Information provided:
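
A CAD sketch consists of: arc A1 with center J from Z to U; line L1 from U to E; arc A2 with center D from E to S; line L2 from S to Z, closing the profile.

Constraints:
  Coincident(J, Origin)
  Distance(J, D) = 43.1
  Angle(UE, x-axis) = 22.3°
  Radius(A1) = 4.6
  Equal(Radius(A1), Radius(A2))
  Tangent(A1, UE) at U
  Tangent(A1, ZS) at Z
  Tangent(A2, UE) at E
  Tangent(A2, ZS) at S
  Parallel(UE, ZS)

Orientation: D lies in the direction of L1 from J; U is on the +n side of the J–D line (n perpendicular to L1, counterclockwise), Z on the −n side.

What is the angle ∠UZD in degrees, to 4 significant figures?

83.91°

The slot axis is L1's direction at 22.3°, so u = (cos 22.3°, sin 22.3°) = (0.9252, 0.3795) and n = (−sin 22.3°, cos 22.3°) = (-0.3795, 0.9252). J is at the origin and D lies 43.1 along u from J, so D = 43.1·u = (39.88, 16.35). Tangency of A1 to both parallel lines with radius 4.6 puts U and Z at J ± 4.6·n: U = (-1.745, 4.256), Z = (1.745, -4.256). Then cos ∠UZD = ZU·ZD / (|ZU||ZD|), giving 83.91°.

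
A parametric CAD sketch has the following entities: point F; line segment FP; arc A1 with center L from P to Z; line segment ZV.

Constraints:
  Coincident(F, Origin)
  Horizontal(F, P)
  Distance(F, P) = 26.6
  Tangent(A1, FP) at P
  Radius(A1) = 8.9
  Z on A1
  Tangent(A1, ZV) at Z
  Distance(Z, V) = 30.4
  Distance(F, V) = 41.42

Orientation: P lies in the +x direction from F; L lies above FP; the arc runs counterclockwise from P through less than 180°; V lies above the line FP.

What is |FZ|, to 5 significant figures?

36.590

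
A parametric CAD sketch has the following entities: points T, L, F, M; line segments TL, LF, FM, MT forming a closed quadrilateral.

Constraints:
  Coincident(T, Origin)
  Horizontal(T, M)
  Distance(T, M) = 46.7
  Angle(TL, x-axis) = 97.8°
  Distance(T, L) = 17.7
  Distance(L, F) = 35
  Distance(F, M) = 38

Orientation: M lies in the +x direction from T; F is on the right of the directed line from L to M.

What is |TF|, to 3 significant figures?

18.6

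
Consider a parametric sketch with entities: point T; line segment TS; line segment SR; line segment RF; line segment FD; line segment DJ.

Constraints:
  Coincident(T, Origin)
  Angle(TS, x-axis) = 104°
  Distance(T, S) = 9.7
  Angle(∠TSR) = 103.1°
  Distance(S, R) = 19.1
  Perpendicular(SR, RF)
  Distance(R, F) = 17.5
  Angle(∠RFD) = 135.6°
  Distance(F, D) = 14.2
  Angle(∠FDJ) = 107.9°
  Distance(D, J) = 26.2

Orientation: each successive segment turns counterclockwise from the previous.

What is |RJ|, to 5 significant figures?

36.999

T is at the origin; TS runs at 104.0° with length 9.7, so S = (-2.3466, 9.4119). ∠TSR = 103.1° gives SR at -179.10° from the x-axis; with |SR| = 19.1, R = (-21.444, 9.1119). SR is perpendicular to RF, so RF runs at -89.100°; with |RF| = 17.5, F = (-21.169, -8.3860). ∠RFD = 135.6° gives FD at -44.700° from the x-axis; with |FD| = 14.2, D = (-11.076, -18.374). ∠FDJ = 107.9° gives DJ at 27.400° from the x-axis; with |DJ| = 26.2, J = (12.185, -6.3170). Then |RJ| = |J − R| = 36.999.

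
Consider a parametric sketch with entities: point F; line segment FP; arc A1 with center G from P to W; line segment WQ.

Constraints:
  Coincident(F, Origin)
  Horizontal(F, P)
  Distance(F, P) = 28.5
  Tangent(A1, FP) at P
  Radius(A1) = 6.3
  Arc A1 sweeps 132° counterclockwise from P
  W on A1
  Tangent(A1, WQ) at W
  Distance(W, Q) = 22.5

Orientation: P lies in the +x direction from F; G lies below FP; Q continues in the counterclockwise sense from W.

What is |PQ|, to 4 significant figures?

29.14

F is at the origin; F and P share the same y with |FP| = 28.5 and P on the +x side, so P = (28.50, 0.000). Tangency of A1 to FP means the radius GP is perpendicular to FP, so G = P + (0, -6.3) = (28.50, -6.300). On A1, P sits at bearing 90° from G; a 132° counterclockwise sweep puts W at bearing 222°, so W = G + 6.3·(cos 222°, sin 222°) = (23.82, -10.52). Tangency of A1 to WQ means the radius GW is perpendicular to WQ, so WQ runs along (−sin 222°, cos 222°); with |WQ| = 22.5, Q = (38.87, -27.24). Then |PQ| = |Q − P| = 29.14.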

Problem to work on:
Your answer should be the lines of the listing above between the line holding "What is |TF|, to 3 significant figures?" and the line holding "Orientation: P lies in the +x direction from F; G", inclusive, restated word for word and alone.

The completed task:
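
What is |TF|, to 3 significant figures?

18.6

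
Consider a parametric sketch with entities: point T; line segment TS; line segment SR; line segment RF; line segment FD; line segment DJ.

Constraints:
  Coincident(T, Origin)
  Angle(TS, x-axis) = 104°
  Distance(T, S) = 9.7
  Angle(∠TSR) = 103.1°
  Distance(S, R) = 19.1
  Perpendicular(SR, RF)
  Distance(R, F) = 17.5
  Angle(∠RFD) = 135.6°
  Distance(F, D) = 14.2
  Angle(∠FDJ) = 107.9°
  Distance(D, J) = 26.2

Orientation: each successive segment turns counterclockwise from the previous.

What is |RJ|, to 5 significant figures?

36.999

T is at the origin; TS runs at 104.0° with length 9.7, so S = (-2.3466, 9.4119). ∠TSR = 103.1° gives SR at -179.10° from the x-axis; with |SR| = 19.1, R = (-21.444, 9.1119). SR is perpendicular to RF, so RF runs at -89.100°; with |RF| = 17.5, F = (-21.169, -8.3860). ∠RFD = 135.6° gives FD at -44.700° from the x-axis; with |FD| = 14.2, D = (-11.076, -18.374). ∠FDJ = 107.9° gives DJ at 27.400° from the x-axis; with |DJ| = 26.2, J = (12.185, -6.3170). Then |RJ| = |J − R| = 36.999.

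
Consider a parametric sketch with entities: point F; line segment FP; arc A1 with center G from P to W; line segment WQ.

Constraints:
  Coincident(F, Origin)
  Horizontal(F, P)
  Distance(F, P) = 28.5
  Tangent(A1, FP) at P
  Radius(A1) = 6.3
  Arc A1 sweeps 132° counterclockwise from P
  W on A1
  Tangent(A1, WQ) at W
  Distance(W, Q) = 22.5

Orientation: P lies in the +x direction from F; G lies below FP; Q continues in the counterclockwise sense from W.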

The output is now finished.